**Data for the task**
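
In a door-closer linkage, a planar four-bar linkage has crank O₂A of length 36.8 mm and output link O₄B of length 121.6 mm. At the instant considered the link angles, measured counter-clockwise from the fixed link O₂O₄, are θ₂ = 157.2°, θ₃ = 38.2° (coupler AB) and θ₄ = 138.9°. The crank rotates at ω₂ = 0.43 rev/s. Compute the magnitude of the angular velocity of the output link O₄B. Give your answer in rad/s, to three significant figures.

0.728

ω₂ = 2.702 rad/s (from 0.43 rev/s).
Differentiating the loop-closure r₂e^{iθ₂}+r₃e^{iθ₃}=r₁+r₄e^{iθ₄} gives r₂ω₂e^{iθ₂}+r₃ω₃e^{iθ₃}=r₄ω₄e^{iθ₄}.
Eliminating the other unknown: ω₄ = r₂ω₂ sin(θ₂−θ₃) / [r₄ sin(θ₄−θ₃)].
Numerator sine = +0.87462; denominator sine = +0.98261.
Result = 0.0368·2.702·(+0.87462) / (0.1216·(+0.98261)) = +0.72778 rad/s; magnitude 0.72778 rad/s.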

**Work request**
I'd like the records returned exactly as they were written, please.

**Result**
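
In a door-closer linkage, a planar four-bar linkage has crank O₂A of length 36.8 mm and output link O₄B of length 121.6 mm. At the instant considered the link angles, measured counter-clockwise from the fixed link O₂O₄, are θ₂ = 157.2°, θ₃ = 38.2° (coupler AB) and θ₄ = 138.9°. The crank rotates at ω₂ = 0.43 rev/s. Compute the magnitude of the angular velocity of the output link O₄B. Give your answer in rad/s, to three significant figures.

0.728

ω₂ = 2.702 rad/s (from 0.43 rev/s).
Differentiating the loop-closure r₂e^{iθ₂}+r₃e^{iθ₃}=r₁+r₄e^{iθ₄} gives r₂ω₂e^{iθ₂}+r₃ω₃e^{iθ₃}=r₄ω₄e^{iθ₄}.
Eliminating the other unknown: ω₄ = r₂ω₂ sin(θ₂−θ₃) / [r₄ sin(θ₄−θ₃)].
Numerator sine = +0.87462; denominator sine = +0.98261.
Result = 0.0368·2.702·(+0.87462) / (0.1216·(+0.98261)) = +0.72778 rad/s; magnitude 0.72778 rad/s.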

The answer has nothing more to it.